[Stored items]
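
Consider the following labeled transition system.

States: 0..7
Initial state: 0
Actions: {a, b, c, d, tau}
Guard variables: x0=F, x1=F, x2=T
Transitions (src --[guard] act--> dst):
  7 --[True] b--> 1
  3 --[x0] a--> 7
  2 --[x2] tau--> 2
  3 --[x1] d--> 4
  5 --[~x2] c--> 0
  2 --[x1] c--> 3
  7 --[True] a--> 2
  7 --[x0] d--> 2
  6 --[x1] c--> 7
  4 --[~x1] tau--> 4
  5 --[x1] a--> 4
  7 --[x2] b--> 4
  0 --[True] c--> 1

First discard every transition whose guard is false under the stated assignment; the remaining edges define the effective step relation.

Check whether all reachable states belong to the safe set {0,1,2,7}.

Answer: INVARIANT HOLDS

Trace:
Allowed set {0,1,2,7}
Reachable = {0,1}
  0: ✓
  1: ✓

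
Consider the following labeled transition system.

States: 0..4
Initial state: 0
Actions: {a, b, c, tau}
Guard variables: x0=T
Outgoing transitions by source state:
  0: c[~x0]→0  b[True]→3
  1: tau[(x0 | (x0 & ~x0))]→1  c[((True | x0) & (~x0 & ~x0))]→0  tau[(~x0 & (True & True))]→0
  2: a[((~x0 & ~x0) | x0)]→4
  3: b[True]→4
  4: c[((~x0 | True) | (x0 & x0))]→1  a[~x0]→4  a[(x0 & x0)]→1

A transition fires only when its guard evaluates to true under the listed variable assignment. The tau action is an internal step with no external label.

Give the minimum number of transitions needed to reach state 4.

Answer: 2

Trace:
Breadth-first toward 4:
  Layer 0: {0}
  Layer 1: {3}
  Layer 2: {4}
depth(4)=2, e.g. b·b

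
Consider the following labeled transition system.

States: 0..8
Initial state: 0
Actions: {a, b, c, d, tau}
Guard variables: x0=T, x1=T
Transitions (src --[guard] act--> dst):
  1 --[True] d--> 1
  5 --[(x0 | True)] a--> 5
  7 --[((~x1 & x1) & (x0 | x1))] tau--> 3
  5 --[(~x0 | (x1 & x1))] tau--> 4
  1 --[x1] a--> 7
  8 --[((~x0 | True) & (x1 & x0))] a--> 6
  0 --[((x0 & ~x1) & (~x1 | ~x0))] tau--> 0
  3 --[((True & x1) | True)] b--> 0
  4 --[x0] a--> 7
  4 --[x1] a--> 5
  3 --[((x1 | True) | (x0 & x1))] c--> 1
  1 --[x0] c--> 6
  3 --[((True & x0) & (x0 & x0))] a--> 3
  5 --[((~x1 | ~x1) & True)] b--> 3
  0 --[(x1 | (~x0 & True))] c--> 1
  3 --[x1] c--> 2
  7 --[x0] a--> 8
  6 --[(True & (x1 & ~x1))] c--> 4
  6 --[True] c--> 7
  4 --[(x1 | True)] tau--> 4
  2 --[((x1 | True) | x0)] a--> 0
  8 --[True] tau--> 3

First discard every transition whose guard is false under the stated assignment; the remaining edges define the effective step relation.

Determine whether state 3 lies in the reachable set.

Answer: REACHABLE

Analysis:
18 transition(s) survive guard evaluation.
L0 = {0}
L1 = {1}  now seen {0,1}
L2 = {6,7}  now seen {0,1,6,7}
L3 = {8}  now seen {0,1,6,7,8}
L4 = {3}  now seen {0,1,3,6,7,8}
L5 = {2}  now seen {0,1,2,3,6,7,8}
R = {0,1,2,3,6,7,8}
Path to 3: c·a·a·tau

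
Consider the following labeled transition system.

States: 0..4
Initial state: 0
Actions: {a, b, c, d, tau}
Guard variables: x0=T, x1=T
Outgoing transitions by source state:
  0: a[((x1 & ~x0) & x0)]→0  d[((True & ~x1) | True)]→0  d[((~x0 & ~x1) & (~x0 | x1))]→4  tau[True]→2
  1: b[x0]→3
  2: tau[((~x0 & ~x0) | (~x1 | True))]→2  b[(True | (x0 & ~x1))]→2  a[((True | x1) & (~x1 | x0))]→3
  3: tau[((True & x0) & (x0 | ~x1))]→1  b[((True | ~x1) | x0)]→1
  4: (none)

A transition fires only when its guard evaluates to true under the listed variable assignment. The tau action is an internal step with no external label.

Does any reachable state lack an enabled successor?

Answer: DEADLOCK-FREE

Working:
R = {0,1,2,3}
  0: d→0  tau→2  [2 exit(s)]
  1: b→3  [1 exit(s)]
  2: a→3  b→2  tau→2  [3 exit(s)]
  3: b→1  tau→1  [2 exit(s)]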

## EXERCISE GOAL
Each line of the data above is to be set down exactly.

## EXERCISE ANSWER
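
Consider the following labeled transition system.

States: 0..7
Initial state: 0
Actions: {a, b, c, d, tau}
Guard variables: x0=F, x1=F, x2=T
Transitions (src --[guard] act--> dst):
  7 --[True] b--> 1
  3 --[x0] a--> 7
  2 --[x2] tau--> 2
  3 --[x1] d--> 4
  5 --[~x2] c--> 0
  2 --[x1] c--> 3
  7 --[True] a--> 2
  7 --[x0] d--> 2
  6 --[x1] c--> 7
  4 --[~x1] tau--> 4
  5 --[x1] a--> 4
  7 --[x2] b--> 4
  0 --[True] c--> 1

First discard every transition whose guard is false under the stated assignment; the remaining edges define the effective step relation.

Check whether all reachable states belong to the safe set {0,1,2,7}.

Answer: INVARIANT HOLDS

Trace:
Allowed set {0,1,2,7}
Reachable = {0,1}
  0: ✓
  1: ✓

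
Consider the following labeled transition system.

States: 0..4
Initial state: 0
Actions: {a, b, c, tau}
Guard variables: x0=T
Outgoing transitions by source state:
  0: c[~x0]→0  b[True]→3
  1: tau[(x0 | (x0 & ~x0))]→1  c[((True | x0) & (~x0 & ~x0))]→0  tau[(~x0 & (True & True))]→0
  2: a[((~x0 & ~x0) | x0)]→4
  3: b[True]→4
  4: c[((~x0 | True) | (x0 & x0))]→1  a[~x0]→4  a[(x0 & x0)]→1

A transition fires only when its guard evaluates to true under the listed variable assignment. The tau action is an internal step with no external label.

Give the minimum number of transitions needed to reach state 4.

Answer: 2

Trace:
Breadth-first toward 4:
  Layer 0: {0}
  Layer 1: {3}
  Layer 2: {4}
depth(4)=2, e.g. b·b

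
Consider the following labeled transition system.

States: 0..8
Initial state: 0
Actions: {a, b, c, d, tau}
Guard variables: x0=T, x1=T
Transitions (src --[guard] act--> dst):
  1 --[True] d--> 1
  5 --[(x0 | True)] a--> 5
  7 --[((~x1 & x1) & (x0 | x1))] tau--> 3
  5 --[(~x0 | (x1 & x1))] tau--> 4
  1 --[x1] a--> 7
  8 --[((~x0 | True) & (x1 & x0))] a--> 6
  0 --[((x0 & ~x1) & (~x1 | ~x0))] tau--> 0
  3 --[((True & x1) | True)] b--> 0
  4 --[x0] a--> 7
  4 --[x1] a--> 5
  3 --[((x1 | True) | (x0 & x1))] c--> 1
  1 --[x0] c--> 6
  3 --[((True & x0) & (x0 & x0))] a--> 3
  5 --[((~x1 | ~x1) & True)] b--> 3
  0 --[(x1 | (~x0 & True))] c--> 1
  3 --[x1] c--> 2
  7 --[x0] a--> 8
  6 --[(True & (x1 & ~x1))] c--> 4
  6 --[True] c--> 7
  4 --[(x1 | True)] tau--> 4
  2 --[((x1 | True) | x0)] a--> 0
  8 --[True] tau--> 3

First discard every transition whose guard is false under the stated assignment; the remaining edges define the effective step relation.

Determine whether state 3 lies in the reachable set.

Answer: REACHABLE

Analysis:
18 transition(s) survive guard evaluation.
L0 = {0}
L1 = {1}  now seen {0,1}
L2 = {6,7}  now seen {0,1,6,7}
L3 = {8}  now seen {0,1,6,7,8}
L4 = {3}  now seen {0,1,3,6,7,8}
L5 = {2}  now seen {0,1,2,3,6,7,8}
R = {0,1,2,3,6,7,8}
Path to 3: c·a·a·tau

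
Consider the following labeled transition system.

States: 0..4
Initial state: 0
Actions: {a, b, c, d, tau}
Guard variables: x0=T, x1=T
Outgoing transitions by source state:
  0: a[((x1 & ~x0) & x0)]→0  d[((True & ~x1) | True)]→0  d[((~x0 & ~x1) & (~x0 | x1))]→4  tau[True]→2
  1: b[x0]→3
  2: tau[((~x0 & ~x0) | (~x1 | True))]→2  b[(True | (x0 & ~x1))]→2  a[((True | x1) & (~x1 | x0))]→3
  3: tau[((True & x0) & (x0 | ~x1))]→1  b[((True | ~x1) | x0)]→1
  4: (none)

A transition fires only when its guard evaluates to true under the listed variable assignment. The tau action is an internal step with no external label.

Does any reachable state lack an enabled successor?

Answer: DEADLOCK-FREE

Working:
R = {0,1,2,3}
  0: d→0  tau→2  [2 exit(s)]
  1: b→3  [1 exit(s)]
  2: a→3  b→2  tau→2  [3 exit(s)]
  3: b→1  tau→1  [2 exit(s)]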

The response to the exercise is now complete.